**YOUR GOAL**
Check the records below for the word "domain" and state how many lines contain it, replying with the number only.

▼▼▼

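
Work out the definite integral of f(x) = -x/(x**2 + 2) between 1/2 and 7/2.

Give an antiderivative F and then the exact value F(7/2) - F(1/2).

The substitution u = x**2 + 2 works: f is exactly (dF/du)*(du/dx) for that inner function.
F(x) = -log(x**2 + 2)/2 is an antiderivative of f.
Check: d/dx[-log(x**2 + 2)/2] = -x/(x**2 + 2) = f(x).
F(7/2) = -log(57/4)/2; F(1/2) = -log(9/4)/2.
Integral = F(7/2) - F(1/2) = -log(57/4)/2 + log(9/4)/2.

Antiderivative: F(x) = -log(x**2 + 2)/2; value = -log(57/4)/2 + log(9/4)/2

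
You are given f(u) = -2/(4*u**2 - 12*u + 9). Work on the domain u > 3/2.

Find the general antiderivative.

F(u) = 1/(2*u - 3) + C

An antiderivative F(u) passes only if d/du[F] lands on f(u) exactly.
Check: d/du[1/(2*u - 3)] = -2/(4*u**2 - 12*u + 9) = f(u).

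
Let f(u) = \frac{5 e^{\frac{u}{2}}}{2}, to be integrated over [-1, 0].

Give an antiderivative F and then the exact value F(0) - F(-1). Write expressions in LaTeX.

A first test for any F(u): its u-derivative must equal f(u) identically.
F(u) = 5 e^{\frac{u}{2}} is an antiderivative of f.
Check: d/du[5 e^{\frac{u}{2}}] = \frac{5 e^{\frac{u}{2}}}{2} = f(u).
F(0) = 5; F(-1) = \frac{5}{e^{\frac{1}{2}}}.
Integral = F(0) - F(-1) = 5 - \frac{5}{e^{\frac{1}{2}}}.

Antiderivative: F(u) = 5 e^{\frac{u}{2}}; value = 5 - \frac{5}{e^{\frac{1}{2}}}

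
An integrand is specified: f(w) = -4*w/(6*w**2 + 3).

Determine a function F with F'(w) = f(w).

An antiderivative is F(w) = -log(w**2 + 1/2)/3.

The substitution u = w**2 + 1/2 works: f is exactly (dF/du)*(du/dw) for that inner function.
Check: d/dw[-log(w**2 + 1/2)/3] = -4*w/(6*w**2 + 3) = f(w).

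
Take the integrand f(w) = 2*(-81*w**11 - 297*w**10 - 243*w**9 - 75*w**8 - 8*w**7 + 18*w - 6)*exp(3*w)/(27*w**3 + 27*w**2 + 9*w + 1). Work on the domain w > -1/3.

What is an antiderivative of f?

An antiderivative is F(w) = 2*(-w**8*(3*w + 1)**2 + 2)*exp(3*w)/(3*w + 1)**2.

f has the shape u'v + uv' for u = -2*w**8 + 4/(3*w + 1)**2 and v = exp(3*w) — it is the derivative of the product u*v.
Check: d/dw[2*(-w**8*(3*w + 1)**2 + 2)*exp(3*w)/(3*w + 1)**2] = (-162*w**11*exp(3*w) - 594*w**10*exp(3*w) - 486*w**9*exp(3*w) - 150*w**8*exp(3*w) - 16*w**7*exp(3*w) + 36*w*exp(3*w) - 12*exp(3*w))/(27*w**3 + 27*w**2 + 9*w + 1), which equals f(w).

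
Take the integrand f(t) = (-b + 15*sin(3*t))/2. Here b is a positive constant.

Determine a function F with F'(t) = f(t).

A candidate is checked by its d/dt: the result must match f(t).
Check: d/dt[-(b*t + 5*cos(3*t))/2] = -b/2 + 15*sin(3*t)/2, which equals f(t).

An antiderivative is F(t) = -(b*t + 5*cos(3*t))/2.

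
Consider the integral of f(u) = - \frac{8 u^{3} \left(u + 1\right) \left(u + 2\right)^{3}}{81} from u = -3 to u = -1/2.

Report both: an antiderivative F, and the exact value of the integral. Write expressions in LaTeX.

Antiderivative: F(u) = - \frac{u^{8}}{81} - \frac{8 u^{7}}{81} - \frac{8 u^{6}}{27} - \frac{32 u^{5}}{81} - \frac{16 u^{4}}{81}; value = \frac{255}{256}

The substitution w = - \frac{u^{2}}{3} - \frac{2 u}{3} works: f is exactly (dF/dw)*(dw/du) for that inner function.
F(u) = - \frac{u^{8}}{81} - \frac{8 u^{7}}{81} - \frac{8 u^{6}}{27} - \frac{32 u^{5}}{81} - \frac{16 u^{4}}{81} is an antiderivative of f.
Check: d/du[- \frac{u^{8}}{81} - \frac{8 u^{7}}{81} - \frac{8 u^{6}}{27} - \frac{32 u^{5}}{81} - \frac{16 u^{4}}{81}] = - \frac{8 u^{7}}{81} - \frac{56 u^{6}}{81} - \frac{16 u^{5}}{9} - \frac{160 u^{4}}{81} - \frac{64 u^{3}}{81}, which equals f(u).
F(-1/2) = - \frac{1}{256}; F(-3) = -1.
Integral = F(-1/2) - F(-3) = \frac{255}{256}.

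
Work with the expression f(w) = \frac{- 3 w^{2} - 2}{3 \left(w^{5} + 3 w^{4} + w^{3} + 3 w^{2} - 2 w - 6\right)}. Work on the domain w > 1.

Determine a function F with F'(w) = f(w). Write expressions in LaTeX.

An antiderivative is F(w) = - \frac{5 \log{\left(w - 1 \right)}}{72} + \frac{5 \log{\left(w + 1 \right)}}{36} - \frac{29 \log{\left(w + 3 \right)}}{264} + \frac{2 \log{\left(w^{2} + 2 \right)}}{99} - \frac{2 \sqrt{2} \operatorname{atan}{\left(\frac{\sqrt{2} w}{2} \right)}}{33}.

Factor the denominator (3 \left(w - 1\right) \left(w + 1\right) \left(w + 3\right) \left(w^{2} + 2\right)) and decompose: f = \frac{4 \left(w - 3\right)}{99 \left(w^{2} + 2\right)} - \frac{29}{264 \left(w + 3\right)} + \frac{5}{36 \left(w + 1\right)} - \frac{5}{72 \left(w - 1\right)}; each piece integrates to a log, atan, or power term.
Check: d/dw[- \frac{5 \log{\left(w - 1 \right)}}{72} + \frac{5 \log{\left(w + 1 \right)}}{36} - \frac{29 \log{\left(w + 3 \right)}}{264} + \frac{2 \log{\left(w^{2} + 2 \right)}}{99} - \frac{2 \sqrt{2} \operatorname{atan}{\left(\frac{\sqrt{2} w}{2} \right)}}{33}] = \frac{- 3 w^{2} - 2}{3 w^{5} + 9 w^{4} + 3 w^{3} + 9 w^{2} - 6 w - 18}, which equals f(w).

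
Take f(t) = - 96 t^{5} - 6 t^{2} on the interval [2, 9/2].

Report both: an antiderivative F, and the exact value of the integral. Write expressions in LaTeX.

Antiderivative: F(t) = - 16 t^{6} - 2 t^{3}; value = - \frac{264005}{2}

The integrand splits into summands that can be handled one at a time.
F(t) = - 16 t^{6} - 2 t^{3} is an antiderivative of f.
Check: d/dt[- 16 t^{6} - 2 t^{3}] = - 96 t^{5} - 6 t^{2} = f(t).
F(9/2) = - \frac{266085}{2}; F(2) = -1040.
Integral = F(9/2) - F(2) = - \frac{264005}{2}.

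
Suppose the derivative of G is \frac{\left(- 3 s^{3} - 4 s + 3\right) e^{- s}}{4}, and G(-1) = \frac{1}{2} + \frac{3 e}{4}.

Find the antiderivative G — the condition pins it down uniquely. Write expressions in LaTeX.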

▲▲▲

**RESPONSE AREA**
3